Data for the task Block Start
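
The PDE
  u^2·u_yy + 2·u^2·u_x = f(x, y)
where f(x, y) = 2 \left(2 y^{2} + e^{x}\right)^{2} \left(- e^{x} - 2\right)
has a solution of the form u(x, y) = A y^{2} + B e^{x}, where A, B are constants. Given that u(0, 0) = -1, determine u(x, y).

Substitute the ansatz u = A y^{2} + B e^{x} into the left-hand side.
Derivatives of the ansatz:
  u_yy = 2 A
  u_x = B e^{x}
Term by term:
  u^2·u_yy = 2 A^{3} y^{4} + 4 A^{2} B y^{2} e^{x} + 2 A B^{2} e^{2 x}
  2·u^2·u_x = 2 A^{2} B y^{4} e^{x} + 4 A B^{2} y^{2} e^{2 x} + 2 B^{3} e^{3 x}
So the left-hand side equals
  2 A^{3} y^{4} + 2 A^{2} B y^{4} e^{x} + 4 A^{2} B y^{2} e^{x} + 4 A B^{2} y^{2} e^{2 x} + 2 A B^{2} e^{2 x} + 2 B^{3} e^{3 x}
This must equal f(x, y) identically; expanded, f = - 8 y^{4} e^{x} - 16 y^{4} - 8 y^{2} e^{2 x} - 16 y^{2} e^{x} - 2 e^{3 x} - 4 e^{2 x}.
Matching coefficients of the independent functions:
  [y^{4}]:  2 A^{3} = -16
  [y^{2} e^{x}]:  4 A^{2} B = -16
  [y^{2} e^{2 x}]:  4 A B^{2} = -8
  [y^{4} e^{x}]:  2 A^{2} B = -8
  [e^{2 x}]:  2 A B^{2} = -4
  [e^{3 x}]:  2 B^{3} = -2
Solving: A = -2, B = -1.
Check against the point condition:
  u(0, 0) = -1  ⟹  B = -1  ✓
Hence u(x, y) = - 2 y^{2} - e^{x}.

Answer: u(x, y) = - 2 y^{2} - e^{x}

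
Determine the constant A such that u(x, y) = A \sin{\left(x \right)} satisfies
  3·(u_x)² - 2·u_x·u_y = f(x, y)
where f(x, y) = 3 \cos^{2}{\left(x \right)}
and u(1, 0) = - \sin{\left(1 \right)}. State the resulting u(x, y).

Answer: u(x, y) = - \sin{\left(x \right)}

Derivation:
Substitute the ansatz u = A \sin{\left(x \right)} into the left-hand side.
Derivatives of the ansatz:
  u_x = A \cos{\left(x \right)}
  u_y = 0
Term by term:
  3·(u_x)² = 3 A^{2} \cos^{2}{\left(x \right)}
  -2·u_x·u_y = 0
So the left-hand side equals
  3 A^{2} \cos^{2}{\left(x \right)}
This must equal f(x, y) = 3 \cos^{2}{\left(x \right)} identically.
Matching coefficients of the independent functions:
  [\cos^{2}{\left(x \right)}]:  3 A^{2} = 3
These equations allow (A) = (-1) or (1).
Impose the point condition(s):
  u(1, 0) = - \sin{\left(1 \right)}  ⟹  A \sin{\left(1 \right)} = - \sin{\left(1 \right)}
Only A = -1 satisfies everything.
Hence u(x, y) = - \sin{\left(x \right)}.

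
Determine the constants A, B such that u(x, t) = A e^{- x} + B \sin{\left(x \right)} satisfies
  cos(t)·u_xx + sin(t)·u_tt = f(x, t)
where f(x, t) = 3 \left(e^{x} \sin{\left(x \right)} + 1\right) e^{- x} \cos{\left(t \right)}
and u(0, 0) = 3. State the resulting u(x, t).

Answer: u(x, t) = - 3 \sin{\left(x \right)} + 3 e^{- x}

Derivation:
Substitute the ansatz u = A e^{- x} + B \sin{\left(x \right)} into the left-hand side.
Derivatives of the ansatz:
  u_xx = A e^{- x} - B \sin{\left(x \right)}
  u_tt = 0
Term by term:
  cos(t)·u_xx = A e^{- x} \cos{\left(t \right)} - B \sin{\left(x \right)} \cos{\left(t \right)}
  sin(t)·u_tt = 0
So the left-hand side equals
  A e^{- x} \cos{\left(t \right)} - B \sin{\left(x \right)} \cos{\left(t \right)}
This must equal f(x, t) identically; expanded, f = 3 \sin{\left(x \right)} \cos{\left(t \right)} + 3 e^{- x} \cos{\left(t \right)}.
Matching coefficients of the independent functions:
  [e^{- x} \cos{\left(t \right)}]:  A = 3
  [\sin{\left(x \right)} \cos{\left(t \right)}]:  - B = 3
Solving: A = 3, B = -3.
Check against the point condition:
  u(0, 0) = 3  ⟹  A = 3  ✓
Hence u(x, t) = - 3 \sin{\left(x \right)} + 3 e^{- x}.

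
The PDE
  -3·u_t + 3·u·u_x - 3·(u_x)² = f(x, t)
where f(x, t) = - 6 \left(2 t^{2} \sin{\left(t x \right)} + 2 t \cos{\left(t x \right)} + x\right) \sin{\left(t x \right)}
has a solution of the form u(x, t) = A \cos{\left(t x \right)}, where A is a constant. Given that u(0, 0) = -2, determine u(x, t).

Answer: u(x, t) = - 2 \cos{\left(t x \right)}

Derivation:
Substitute the ansatz u = A \cos{\left(t x \right)} into the left-hand side.
Derivatives of the ansatz:
  u_t = - A x \sin{\left(t x \right)}
  u_x = - A t \sin{\left(t x \right)}
Term by term:
  -3·u_t = 3 A x \sin{\left(t x \right)}
  3·u·u_x = - 3 A^{2} t \sin{\left(t x \right)} \cos{\left(t x \right)}
  -3·(u_x)² = - 3 A^{2} t^{2} \sin^{2}{\left(t x \right)}
So the left-hand side equals
  - 3 A^{2} t^{2} \sin^{2}{\left(t x \right)} - 3 A^{2} t \sin{\left(t x \right)} \cos{\left(t x \right)} + 3 A x \sin{\left(t x \right)}
This must equal f(x, t) identically; expanded, f = - 12 t^{2} \sin^{2}{\left(t x \right)} - 12 t \sin{\left(t x \right)} \cos{\left(t x \right)} - 6 x \sin{\left(t x \right)}.
Matching coefficients of the independent functions:
  [t^{2} \sin^{2}{\left(t x \right)}, t \sin{\left(t x \right)} \cos{\left(t x \right)}]:  - 3 A^{2} = -12
  [x \sin{\left(t x \right)}]:  3 A = -6
Solving: A = -2.
Check against the point condition:
  u(0, 0) = -2  ⟹  A = -2  ✓
Hence u(x, t) = - 2 \cos{\left(t x \right)}.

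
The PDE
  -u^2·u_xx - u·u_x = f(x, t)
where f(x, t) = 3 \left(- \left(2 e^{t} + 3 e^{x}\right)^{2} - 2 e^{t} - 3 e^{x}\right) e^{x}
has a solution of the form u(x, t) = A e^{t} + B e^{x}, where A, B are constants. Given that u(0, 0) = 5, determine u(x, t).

Substitute the ansatz u = A e^{t} + B e^{x} into the left-hand side.
Derivatives of the ansatz:
  u_xx = B e^{x}
  u_x = B e^{x}
Term by term:
  -u^2·u_xx = - A^{2} B e^{2 t} e^{x} - 2 A B^{2} e^{t} e^{2 x} - B^{3} e^{3 x}
  -u·u_x = - A B e^{t} e^{x} - B^{2} e^{2 x}
So the left-hand side equals
  - A^{2} B e^{2 t} e^{x} - 2 A B^{2} e^{t} e^{2 x} - A B e^{t} e^{x} - B^{3} e^{3 x} - B^{2} e^{2 x}
This must equal f(x, t) identically; expanded, f = - 12 e^{2 t} e^{x} - 36 e^{t} e^{2 x} - 6 e^{t} e^{x} - 27 e^{3 x} - 9 e^{2 x}.
Matching coefficients of the independent functions:
  [e^{t} e^{x}]:  - A B = -6
  [e^{t} e^{2 x}]:  - 2 A B^{2} = -36
  [e^{2 t} e^{x}]:  - A^{2} B = -12
  [e^{2 x}]:  - B^{2} = -9
  [e^{3 x}]:  - B^{3} = -27
Solving: A = 2, B = 3.
Check against the point condition:
  u(0, 0) = 5  ⟹  A + B = 5  ✓
Hence u(x, t) = 2 e^{t} + 3 e^{x}.

Answer: u(x, t) = 2 e^{t} + 3 e^{x}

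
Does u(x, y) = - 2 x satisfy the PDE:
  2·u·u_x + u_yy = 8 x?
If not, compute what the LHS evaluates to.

Evaluate each term of the left-hand side for u = - 2 x.
Derivatives:
  u_x = -2
  u_yy = 0
Terms:
  2·u·u_x = 8 x
  u_yy = 0
Sum: LHS = 8 x
This is exactly the given right-hand side, so u is a solution.

Answer: Yes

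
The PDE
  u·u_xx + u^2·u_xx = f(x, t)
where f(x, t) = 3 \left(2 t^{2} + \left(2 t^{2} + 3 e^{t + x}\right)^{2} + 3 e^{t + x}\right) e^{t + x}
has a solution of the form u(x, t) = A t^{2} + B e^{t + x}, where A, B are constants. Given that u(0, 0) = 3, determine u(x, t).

Substitute the ansatz u = A t^{2} + B e^{t + x} into the left-hand side.
Derivatives of the ansatz:
  u_xx = B e^{t} e^{x}
Term by term:
  u·u_xx = A B t^{2} e^{t} e^{x} + B^{2} e^{2 t} e^{2 x}
  u^2·u_xx = A^{2} B t^{4} e^{t} e^{x} + 2 A B^{2} t^{2} e^{2 t} e^{2 x} + B^{3} e^{3 t} e^{3 x}
So the left-hand side equals
  A^{2} B t^{4} e^{t} e^{x} + 2 A B^{2} t^{2} e^{2 t} e^{2 x} + A B t^{2} e^{t} e^{x} + B^{3} e^{3 t} e^{3 x} + B^{2} e^{2 t} e^{2 x}
This must equal f(x, t) identically; expanded, f = 12 t^{4} e^{t} e^{x} + 36 t^{2} e^{2 t} e^{2 x} + 6 t^{2} e^{t} e^{x} + 27 e^{3 t} e^{3 x} + 9 e^{2 t} e^{2 x}.
Matching coefficients of the independent functions:
  [e^{2 t} e^{2 x}]:  B^{2} = 9
  [e^{3 t} e^{3 x}]:  B^{3} = 27
  [t^{2} e^{t} e^{x}]:  A B = 6
  [t^{2} e^{2 t} e^{2 x}]:  2 A B^{2} = 36
  [t^{4} e^{t} e^{x}]:  A^{2} B = 12
Solving: A = 2, B = 3.
Check against the point condition:
  u(0, 0) = 3  ⟹  B = 3  ✓
Hence u(x, t) = 2 t^{2} + 3 e^{t + x}.

Answer: u(x, t) = 2 t^{2} + 3 e^{t + x}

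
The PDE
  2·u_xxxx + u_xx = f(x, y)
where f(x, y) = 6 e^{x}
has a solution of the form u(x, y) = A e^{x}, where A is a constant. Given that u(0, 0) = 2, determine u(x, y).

Substitute the ansatz u = A e^{x} into the left-hand side.
Derivatives of the ansatz:
  u_xxxx = A e^{x}
  u_xx = A e^{x}
Term by term:
  2·u_xxxx = 2 A e^{x}
  u_xx = A e^{x}
So the left-hand side equals
  3 A e^{x}
This must equal f(x, y) = 6 e^{x} identically.
Matching coefficients of the independent functions:
  [e^{x}]:  3 A = 6
Solving: A = 2.
Check against the point condition:
  u(0, 0) = 2  ⟹  A = 2  ✓
Hence u(x, y) = 2 e^{x}.

Answer: u(x, y) = 2 e^{x}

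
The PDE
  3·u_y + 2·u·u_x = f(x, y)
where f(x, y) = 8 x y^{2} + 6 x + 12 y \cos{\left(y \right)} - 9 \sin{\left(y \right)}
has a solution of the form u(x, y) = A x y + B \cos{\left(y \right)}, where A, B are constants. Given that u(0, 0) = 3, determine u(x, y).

Substitute the ansatz u = A x y + B \cos{\left(y \right)} into the left-hand side.
Derivatives of the ansatz:
  u_y = A x - B \sin{\left(y \right)}
  u_x = A y
Term by term:
  3·u_y = 3 A x - 3 B \sin{\left(y \right)}
  2·u·u_x = 2 A^{2} x y^{2} + 2 A B y \cos{\left(y \right)}
So the left-hand side equals
  2 A^{2} x y^{2} + 2 A B y \cos{\left(y \right)} + 3 A x - 3 B \sin{\left(y \right)}
This must equal f(x, y) = 8 x y^{2} + 6 x + 12 y \cos{\left(y \right)} - 9 \sin{\left(y \right)} identically.
Matching coefficients of the independent functions:
  [x]:  3 A = 6
  [x y^{2}]:  2 A^{2} = 8
  [y \cos{\left(y \right)}]:  2 A B = 12
  [\sin{\left(y \right)}]:  - 3 B = -9
Solving: A = 2, B = 3.
Check against the point condition:
  u(0, 0) = 3  ⟹  B = 3  ✓
Hence u(x, y) = 2 x y + 3 \cos{\left(y \right)}.

Answer: u(x, y) = 2 x y + 3 \cos{\left(y \right)}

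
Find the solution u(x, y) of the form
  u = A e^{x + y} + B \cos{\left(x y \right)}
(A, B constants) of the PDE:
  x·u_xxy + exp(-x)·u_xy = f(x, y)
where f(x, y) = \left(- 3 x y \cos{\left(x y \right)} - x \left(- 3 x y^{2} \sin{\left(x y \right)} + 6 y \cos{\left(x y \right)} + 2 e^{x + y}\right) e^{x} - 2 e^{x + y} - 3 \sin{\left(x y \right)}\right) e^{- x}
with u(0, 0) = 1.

Substitute the ansatz u = A e^{x + y} + B \cos{\left(x y \right)} into the left-hand side.
Derivatives of the ansatz:
  u_xxy = A e^{x} e^{y} + B x y^{2} \sin{\left(x y \right)} - 2 B y \cos{\left(x y \right)}
  u_xy = A e^{x} e^{y} - B x y \cos{\left(x y \right)} - B \sin{\left(x y \right)}
Term by term:
  x·u_xxy = A x e^{x} e^{y} + B x^{2} y^{2} \sin{\left(x y \right)} - 2 B x y \cos{\left(x y \right)}
  exp(-x)·u_xy = A e^{y} - B x y e^{- x} \cos{\left(x y \right)} - B e^{- x} \sin{\left(x y \right)}
So the left-hand side equals
  A x e^{x} e^{y} + A e^{y} + B x^{2} y^{2} \sin{\left(x y \right)} - 2 B x y \cos{\left(x y \right)} - B x y e^{- x} \cos{\left(x y \right)} - B e^{- x} \sin{\left(x y \right)}
This must equal f(x, y) identically; expanded, f = 3 x^{2} y^{2} \sin{\left(x y \right)} - 6 x y \cos{\left(x y \right)} - 3 x y e^{- x} \cos{\left(x y \right)} - 2 x e^{x} e^{y} - 2 e^{y} - 3 e^{- x} \sin{\left(x y \right)}.
Matching coefficients of the independent functions:
  [e^{- x} \sin{\left(x y \right)}, x y e^{- x} \cos{\left(x y \right)}]:  - B = -3
  [x y \cos{\left(x y \right)}]:  - 2 B = -6
  [x e^{x} e^{y}, e^{y}]:  A = -2
  [x^{2} y^{2} \sin{\left(x y \right)}]:  B = 3
Solving: A = -2, B = 3.
Check against the point condition:
  u(0, 0) = 1  ⟹  A + B = 1  ✓
Hence u(x, y) = - 2 e^{x + y} + 3 \cos{\left(x y \right)}.

Answer: u(x, y) = - 2 e^{x + y} + 3 \cos{\left(x y \right)}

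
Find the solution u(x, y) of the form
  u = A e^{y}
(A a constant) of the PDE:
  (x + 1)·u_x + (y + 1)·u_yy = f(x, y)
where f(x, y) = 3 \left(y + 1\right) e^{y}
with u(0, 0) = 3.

Answer: u(x, y) = 3 e^{y}

Derivation:
Substitute the ansatz u = A e^{y} into the left-hand side.
Derivatives of the ansatz:
  u_x = 0
  u_yy = A e^{y}
Term by term:
  (x + 1)·u_x = 0
  (y + 1)·u_yy = A y e^{y} + A e^{y}
So the left-hand side equals
  A y e^{y} + A e^{y}
This must equal f(x, y) identically; expanded, f = 3 y e^{y} + 3 e^{y}.
Matching coefficients of the independent functions:
  [y e^{y}, e^{y}]:  A = 3
Solving: A = 3.
Check against the point condition:
  u(0, 0) = 3  ⟹  A = 3  ✓
Hence u(x, y) = 3 e^{y}.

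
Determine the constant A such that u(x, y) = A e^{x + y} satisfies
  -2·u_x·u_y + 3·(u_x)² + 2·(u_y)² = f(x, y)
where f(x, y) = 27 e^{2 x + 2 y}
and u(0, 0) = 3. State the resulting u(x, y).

Answer: u(x, y) = 3 e^{x + y}

Derivation:
Substitute the ansatz u = A e^{x + y} into the left-hand side.
Derivatives of the ansatz:
  u_x = A e^{x} e^{y}
  u_y = A e^{x} e^{y}
Term by term:
  -2·u_x·u_y = - 2 A^{2} e^{2 x} e^{2 y}
  3·(u_x)² = 3 A^{2} e^{2 x} e^{2 y}
  2·(u_y)² = 2 A^{2} e^{2 x} e^{2 y}
So the left-hand side equals
  3 A^{2} e^{2 x} e^{2 y}
This must equal f(x, y) identically; expanded, f = 27 e^{2 x} e^{2 y}.
Matching coefficients of the independent functions:
  [e^{2 x} e^{2 y}]:  3 A^{2} = 27
These equations allow (A) = (-3) or (3).
Impose the point condition(s):
  u(0, 0) = 3  ⟹  A = 3
Only A = 3 satisfies everything.
Hence u(x, y) = 3 e^{x + y}.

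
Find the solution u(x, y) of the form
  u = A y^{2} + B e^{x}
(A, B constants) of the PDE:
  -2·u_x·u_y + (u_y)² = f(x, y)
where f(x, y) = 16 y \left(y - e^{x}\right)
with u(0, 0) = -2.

Substitute the ansatz u = A y^{2} + B e^{x} into the left-hand side.
Derivatives of the ansatz:
  u_x = B e^{x}
  u_y = 2 A y
Term by term:
  -2·u_x·u_y = - 4 A B y e^{x}
  (u_y)² = 4 A^{2} y^{2}
So the left-hand side equals
  4 A^{2} y^{2} - 4 A B y e^{x}
This must equal f(x, y) identically; expanded, f = 16 y^{2} - 16 y e^{x}.
Matching coefficients of the independent functions:
  [y^{2}]:  4 A^{2} = 16
  [y e^{x}]:  - 4 A B = -16
These equations allow (A, B) = (-2, -2) or (2, 2).
Impose the point condition(s):
  u(0, 0) = -2  ⟹  B = -2
Only A = -2, B = -2 satisfies everything.
Hence u(x, y) = - 2 y^{2} - 2 e^{x}.

Answer: u(x, y) = - 2 y^{2} - 2 e^{x}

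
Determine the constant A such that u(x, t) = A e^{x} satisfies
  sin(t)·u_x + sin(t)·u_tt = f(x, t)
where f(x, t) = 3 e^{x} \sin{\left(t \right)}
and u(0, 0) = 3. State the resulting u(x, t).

Substitute the ansatz u = A e^{x} into the left-hand side.
Derivatives of the ansatz:
  u_x = A e^{x}
  u_tt = 0
Term by term:
  sin(t)·u_x = A e^{x} \sin{\left(t \right)}
  sin(t)·u_tt = 0
So the left-hand side equals
  A e^{x} \sin{\left(t \right)}
This must equal f(x, t) = 3 e^{x} \sin{\left(t \right)} identically.
Matching coefficients of the independent functions:
  [e^{x} \sin{\left(t \right)}]:  A = 3
Solving: A = 3.
Check against the point condition:
  u(0, 0) = 3  ⟹  A = 3  ✓
Hence u(x, t) = 3 e^{x}.

Answer: u(x, t) = 3 e^{x}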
Data for the task Block End
What this task involves | Check the records above line by line and tally those holding the string "such". Answer with the number only.

Your response | 4